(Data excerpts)

____________

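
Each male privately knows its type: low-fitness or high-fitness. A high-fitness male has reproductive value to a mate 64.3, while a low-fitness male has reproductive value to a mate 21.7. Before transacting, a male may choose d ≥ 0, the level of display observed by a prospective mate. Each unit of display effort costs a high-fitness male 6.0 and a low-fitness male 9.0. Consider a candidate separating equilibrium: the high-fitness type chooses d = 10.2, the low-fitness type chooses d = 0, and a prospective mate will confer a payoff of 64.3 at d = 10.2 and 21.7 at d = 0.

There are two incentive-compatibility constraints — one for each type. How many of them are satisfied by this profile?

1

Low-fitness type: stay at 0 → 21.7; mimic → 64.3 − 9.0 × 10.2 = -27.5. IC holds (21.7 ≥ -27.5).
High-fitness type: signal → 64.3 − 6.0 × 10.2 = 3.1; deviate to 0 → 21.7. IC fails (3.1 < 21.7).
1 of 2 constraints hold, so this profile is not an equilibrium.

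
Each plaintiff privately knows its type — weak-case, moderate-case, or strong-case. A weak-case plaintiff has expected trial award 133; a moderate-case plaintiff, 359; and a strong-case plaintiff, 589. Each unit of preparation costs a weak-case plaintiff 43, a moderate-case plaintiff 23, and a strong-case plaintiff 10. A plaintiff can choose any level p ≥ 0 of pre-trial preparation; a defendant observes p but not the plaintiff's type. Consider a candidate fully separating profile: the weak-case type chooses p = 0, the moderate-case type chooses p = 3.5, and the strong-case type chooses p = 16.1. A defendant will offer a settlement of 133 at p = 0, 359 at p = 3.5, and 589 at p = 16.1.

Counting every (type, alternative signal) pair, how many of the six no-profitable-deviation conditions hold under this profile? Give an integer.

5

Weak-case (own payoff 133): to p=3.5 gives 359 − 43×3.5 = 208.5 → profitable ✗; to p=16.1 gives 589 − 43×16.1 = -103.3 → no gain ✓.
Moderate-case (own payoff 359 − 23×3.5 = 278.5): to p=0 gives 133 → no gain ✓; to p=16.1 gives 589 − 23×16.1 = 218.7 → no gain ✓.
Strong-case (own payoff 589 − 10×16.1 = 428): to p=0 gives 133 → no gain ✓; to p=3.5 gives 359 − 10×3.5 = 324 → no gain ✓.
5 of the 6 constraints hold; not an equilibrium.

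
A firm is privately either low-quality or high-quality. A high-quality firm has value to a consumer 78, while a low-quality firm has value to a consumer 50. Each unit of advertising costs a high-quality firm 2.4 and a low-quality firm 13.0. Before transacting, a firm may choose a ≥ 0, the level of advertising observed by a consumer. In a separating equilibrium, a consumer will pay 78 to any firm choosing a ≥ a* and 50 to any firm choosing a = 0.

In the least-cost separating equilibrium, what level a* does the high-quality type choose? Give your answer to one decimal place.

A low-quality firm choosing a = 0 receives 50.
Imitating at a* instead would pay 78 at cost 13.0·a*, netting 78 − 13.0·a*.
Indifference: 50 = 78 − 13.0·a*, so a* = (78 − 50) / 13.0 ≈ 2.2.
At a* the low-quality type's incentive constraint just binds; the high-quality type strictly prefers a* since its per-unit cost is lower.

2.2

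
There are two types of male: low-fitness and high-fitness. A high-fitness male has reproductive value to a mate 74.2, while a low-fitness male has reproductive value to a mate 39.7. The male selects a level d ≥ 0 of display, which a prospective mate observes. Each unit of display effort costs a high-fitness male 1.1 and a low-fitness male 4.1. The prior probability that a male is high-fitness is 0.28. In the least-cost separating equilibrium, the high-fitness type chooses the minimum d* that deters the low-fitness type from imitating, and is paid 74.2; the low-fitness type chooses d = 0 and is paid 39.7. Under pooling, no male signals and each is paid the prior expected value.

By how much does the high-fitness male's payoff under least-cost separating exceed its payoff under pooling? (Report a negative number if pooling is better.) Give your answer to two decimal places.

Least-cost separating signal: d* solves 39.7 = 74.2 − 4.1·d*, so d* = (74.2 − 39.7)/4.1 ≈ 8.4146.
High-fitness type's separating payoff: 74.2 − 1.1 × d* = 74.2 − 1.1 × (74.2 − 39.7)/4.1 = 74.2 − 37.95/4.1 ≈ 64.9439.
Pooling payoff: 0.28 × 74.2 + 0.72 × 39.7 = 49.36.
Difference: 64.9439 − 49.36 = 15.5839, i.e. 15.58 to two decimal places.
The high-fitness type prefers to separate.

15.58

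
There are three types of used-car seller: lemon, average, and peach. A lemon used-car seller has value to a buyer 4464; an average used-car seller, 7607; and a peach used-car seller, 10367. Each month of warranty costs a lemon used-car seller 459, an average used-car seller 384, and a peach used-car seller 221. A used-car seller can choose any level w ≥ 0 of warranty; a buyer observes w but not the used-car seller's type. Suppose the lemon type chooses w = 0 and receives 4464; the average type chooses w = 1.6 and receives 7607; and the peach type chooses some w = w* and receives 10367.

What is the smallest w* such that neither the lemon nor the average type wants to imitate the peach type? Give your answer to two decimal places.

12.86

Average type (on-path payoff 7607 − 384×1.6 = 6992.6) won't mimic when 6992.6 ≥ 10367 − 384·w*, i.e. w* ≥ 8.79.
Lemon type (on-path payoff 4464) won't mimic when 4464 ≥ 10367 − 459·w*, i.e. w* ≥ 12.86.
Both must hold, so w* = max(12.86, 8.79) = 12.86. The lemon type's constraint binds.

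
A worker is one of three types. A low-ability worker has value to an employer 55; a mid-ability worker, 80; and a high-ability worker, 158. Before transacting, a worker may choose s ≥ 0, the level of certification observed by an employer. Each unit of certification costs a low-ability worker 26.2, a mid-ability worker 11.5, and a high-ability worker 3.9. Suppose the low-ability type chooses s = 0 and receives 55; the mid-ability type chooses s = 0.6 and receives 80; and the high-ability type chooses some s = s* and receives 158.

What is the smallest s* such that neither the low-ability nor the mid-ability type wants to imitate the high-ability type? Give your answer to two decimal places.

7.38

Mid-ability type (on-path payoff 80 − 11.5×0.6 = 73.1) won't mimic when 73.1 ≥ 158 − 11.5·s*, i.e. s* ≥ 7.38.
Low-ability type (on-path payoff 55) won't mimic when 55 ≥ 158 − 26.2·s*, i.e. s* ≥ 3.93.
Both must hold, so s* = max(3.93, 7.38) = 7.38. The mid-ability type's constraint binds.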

____________

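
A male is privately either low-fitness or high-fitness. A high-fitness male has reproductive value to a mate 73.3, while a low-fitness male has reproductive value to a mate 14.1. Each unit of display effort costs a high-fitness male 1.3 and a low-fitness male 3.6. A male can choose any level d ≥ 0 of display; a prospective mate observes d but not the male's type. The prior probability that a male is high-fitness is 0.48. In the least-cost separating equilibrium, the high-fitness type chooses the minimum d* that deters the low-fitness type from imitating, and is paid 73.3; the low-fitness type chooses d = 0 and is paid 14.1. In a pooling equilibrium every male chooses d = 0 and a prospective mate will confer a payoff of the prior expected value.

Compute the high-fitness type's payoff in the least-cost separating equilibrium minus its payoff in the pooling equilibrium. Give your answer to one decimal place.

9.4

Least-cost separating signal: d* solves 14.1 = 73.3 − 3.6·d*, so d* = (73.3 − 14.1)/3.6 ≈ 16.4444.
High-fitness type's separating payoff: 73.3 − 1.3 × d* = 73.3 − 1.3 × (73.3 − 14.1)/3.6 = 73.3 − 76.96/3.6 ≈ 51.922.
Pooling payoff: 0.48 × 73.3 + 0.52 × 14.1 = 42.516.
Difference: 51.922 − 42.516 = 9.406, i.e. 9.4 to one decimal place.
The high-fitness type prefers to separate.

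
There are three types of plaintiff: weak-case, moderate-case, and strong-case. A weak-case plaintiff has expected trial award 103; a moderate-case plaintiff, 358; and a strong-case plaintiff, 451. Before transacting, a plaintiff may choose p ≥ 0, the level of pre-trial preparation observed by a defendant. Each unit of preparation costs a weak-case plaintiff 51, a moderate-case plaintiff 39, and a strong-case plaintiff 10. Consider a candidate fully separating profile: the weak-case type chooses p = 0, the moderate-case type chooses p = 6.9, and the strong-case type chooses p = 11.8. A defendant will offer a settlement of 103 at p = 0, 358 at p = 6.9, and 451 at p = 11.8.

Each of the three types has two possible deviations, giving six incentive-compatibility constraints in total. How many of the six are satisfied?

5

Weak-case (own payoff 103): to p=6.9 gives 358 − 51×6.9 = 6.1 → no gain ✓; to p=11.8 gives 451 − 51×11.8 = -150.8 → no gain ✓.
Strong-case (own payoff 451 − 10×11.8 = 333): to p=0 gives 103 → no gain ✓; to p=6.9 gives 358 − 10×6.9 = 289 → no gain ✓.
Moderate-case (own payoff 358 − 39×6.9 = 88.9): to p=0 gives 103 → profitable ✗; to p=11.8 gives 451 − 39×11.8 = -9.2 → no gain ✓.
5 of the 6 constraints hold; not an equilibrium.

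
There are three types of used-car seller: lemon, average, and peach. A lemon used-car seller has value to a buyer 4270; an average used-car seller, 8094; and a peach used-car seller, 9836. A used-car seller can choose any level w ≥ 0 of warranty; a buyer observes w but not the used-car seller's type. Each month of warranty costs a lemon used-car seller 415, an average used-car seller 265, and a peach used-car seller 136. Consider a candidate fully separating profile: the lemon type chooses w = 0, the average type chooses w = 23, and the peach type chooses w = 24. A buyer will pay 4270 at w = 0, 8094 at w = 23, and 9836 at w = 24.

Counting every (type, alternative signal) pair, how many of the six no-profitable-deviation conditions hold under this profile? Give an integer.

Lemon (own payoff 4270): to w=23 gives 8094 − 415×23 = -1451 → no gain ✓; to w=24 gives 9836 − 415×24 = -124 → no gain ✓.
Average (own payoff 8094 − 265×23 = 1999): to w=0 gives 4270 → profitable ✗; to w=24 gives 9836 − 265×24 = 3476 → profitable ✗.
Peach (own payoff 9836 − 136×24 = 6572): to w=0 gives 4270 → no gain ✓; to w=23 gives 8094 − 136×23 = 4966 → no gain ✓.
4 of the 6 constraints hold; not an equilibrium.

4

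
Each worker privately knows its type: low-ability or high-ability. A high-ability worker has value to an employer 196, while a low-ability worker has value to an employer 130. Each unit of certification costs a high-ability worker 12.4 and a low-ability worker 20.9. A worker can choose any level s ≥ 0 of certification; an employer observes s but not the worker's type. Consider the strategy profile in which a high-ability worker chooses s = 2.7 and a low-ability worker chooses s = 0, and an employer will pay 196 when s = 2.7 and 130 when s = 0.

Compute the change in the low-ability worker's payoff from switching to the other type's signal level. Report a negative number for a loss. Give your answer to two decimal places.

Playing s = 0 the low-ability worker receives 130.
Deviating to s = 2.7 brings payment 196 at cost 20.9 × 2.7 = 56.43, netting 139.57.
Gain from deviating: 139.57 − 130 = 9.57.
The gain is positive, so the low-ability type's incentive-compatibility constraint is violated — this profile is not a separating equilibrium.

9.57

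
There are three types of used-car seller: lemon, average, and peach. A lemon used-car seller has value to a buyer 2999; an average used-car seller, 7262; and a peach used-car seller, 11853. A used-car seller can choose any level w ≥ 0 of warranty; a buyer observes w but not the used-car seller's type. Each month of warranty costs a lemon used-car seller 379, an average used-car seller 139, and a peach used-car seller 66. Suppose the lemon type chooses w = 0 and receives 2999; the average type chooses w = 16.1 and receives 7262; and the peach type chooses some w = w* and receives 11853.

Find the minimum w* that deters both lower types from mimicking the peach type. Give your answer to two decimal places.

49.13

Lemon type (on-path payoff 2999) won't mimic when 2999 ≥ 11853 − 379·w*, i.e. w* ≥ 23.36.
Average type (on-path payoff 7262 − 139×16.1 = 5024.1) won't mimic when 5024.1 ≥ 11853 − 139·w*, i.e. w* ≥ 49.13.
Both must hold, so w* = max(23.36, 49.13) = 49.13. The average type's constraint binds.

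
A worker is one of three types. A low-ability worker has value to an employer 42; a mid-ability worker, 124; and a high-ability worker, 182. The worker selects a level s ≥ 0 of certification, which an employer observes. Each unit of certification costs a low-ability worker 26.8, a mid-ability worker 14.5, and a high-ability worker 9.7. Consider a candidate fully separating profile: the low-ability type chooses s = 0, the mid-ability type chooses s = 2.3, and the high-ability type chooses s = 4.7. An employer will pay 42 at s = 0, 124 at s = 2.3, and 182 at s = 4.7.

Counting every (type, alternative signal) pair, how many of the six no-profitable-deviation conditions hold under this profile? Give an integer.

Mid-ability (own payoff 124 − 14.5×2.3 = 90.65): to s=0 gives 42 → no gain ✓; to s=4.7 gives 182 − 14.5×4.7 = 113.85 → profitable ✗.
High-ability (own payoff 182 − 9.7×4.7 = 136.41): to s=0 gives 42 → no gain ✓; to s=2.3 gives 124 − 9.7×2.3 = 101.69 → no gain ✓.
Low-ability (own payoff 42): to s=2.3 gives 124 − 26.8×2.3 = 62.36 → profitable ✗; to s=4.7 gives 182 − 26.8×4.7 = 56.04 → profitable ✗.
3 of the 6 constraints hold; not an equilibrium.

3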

____________

■ AIM OF THE TASK ■
Every line from the line containing "What is the smallest w*" through the line containing "and receives 158." in the records above must be retyped exactly. Leave out the rest.

■ TASK OUTPUT ■
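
What is the smallest w* such that neither the lemon nor the average type wants to imitate the peach type? Give your answer to two decimal places.

12.86

Average type (on-path payoff 7607 − 384×1.6 = 6992.6) won't mimic when 6992.6 ≥ 10367 − 384·w*, i.e. w* ≥ 8.79.
Lemon type (on-path payoff 4464) won't mimic when 4464 ≥ 10367 − 459·w*, i.e. w* ≥ 12.86.
Both must hold, so w* = max(12.86, 8.79) = 12.86. The lemon type's constraint binds.

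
A worker is one of three types. A low-ability worker has value to an employer 55; a mid-ability worker, 80; and a high-ability worker, 158. Before transacting, a worker may choose s ≥ 0, the level of certification observed by an employer. Each unit of certification costs a low-ability worker 26.2, a mid-ability worker 11.5, and a high-ability worker 3.9. Suppose the low-ability type chooses s = 0 and receives 55; the mid-ability type chooses s = 0.6 and receives 80; and the high-ability type chooses some s = s* and receives 158.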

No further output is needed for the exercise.